_EXERCISE GOAL:_
What the task needs is the data below, written out verbatim.

───── PROVIDED DATA

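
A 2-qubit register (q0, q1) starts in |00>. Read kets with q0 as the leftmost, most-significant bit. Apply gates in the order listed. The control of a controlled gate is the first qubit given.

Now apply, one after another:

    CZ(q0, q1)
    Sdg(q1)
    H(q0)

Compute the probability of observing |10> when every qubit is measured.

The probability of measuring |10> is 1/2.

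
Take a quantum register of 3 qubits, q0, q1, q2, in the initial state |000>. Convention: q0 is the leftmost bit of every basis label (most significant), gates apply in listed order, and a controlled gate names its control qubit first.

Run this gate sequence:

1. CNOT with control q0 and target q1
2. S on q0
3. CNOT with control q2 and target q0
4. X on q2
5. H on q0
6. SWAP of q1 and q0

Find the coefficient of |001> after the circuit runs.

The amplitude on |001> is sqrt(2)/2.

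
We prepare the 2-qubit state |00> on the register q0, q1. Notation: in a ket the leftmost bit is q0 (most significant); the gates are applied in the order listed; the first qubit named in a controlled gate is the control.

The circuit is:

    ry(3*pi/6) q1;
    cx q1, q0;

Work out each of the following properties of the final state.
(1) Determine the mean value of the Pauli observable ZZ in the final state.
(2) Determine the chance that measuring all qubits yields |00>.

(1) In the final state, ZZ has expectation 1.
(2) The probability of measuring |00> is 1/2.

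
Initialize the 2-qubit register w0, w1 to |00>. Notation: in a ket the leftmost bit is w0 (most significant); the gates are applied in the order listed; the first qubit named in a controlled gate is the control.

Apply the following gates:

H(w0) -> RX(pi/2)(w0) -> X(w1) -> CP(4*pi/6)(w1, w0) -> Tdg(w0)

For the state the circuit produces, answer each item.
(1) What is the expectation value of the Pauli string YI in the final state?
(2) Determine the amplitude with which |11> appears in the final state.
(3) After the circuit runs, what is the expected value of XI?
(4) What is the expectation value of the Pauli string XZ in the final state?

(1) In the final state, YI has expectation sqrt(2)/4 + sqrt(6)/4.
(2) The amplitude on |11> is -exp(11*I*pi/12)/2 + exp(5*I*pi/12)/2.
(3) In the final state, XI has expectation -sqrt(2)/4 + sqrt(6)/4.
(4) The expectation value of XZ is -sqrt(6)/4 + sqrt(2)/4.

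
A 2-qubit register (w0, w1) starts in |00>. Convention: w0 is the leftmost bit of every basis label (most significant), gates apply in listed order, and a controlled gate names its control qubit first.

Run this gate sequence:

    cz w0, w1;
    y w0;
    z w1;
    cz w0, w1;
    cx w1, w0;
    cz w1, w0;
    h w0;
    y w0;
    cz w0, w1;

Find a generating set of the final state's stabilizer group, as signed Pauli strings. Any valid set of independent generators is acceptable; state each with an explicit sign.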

──────────

_RESULT:_
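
A 2-qubit register (q0, q1) starts in |00>. Read kets with q0 as the leftmost, most-significant bit. Apply gates in the order listed. The control of a controlled gate is the first qubit given.

Now apply, one after another:

    CZ(q0, q1)
    Sdg(q1)
    H(q0)

Compute the probability of observing |10> when every qubit is measured.

The probability of measuring |10> is 1/2.

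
Take a quantum register of 3 qubits, q0, q1, q2, in the initial state |000>. Convention: q0 is the leftmost bit of every basis label (most significant), gates apply in listed order, and a controlled gate names its control qubit first.

Run this gate sequence:

1. CNOT with control q0 and target q1
2. S on q0
3. CNOT with control q2 and target q0
4. X on q2
5. H on q0
6. SWAP of q1 and q0

Find the coefficient of |001> after the circuit runs.

The amplitude on |001> is sqrt(2)/2.

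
We prepare the 2-qubit state |00> on the register q0, q1. Notation: in a ket the leftmost bit is q0 (most significant); the gates are applied in the order listed; the first qubit named in a controlled gate is the control.

The circuit is:

    ry(3*pi/6) q1;
    cx q1, q0;

Work out each of the following properties of the final state.
(1) Determine the mean value of the Pauli observable ZZ in the final state.
(2) Determine the chance that measuring all qubits yields |00>.

(1) In the final state, ZZ has expectation 1.
(2) The probability of measuring |00> is 1/2.

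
Initialize the 2-qubit register w0, w1 to |00>. Notation: in a ket the leftmost bit is w0 (most significant); the gates are applied in the order listed; the first qubit named in a controlled gate is the control.

Apply the following gates:

H(w0) -> RX(pi/2)(w0) -> X(w1) -> CP(4*pi/6)(w1, w0) -> Tdg(w0)

For the state the circuit produces, answer each item.
(1) What is the expectation value of the Pauli string YI in the final state?
(2) Determine the amplitude with which |11> appears in the final state.
(3) After the circuit runs, what is the expected value of XI?
(4) What is the expectation value of the Pauli string XZ in the final state?

(1) In the final state, YI has expectation sqrt(2)/4 + sqrt(6)/4.
(2) The amplitude on |11> is -exp(11*I*pi/12)/2 + exp(5*I*pi/12)/2.
(3) In the final state, XI has expectation -sqrt(2)/4 + sqrt(6)/4.
(4) The expectation value of XZ is -sqrt(6)/4 + sqrt(2)/4.

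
A 2-qubit register (w0, w1) starts in |00>. Convention: w0 is the leftmost bit of every basis label (most significant), gates apply in listed order, and a controlled gate names its control qubit first.

Run this gate sequence:

    cz w0, w1;
    y w0;
    z w1;
    cz w0, w1;
    cx w1, w0;
    cz w1, w0;
    h w0;
    y w0;
    cz w0, w1;

Find a generating set of the final state's stabilizer group, as signed Pauli strings. Any valid set of independent generators is acceptable; state each with an explicit sign.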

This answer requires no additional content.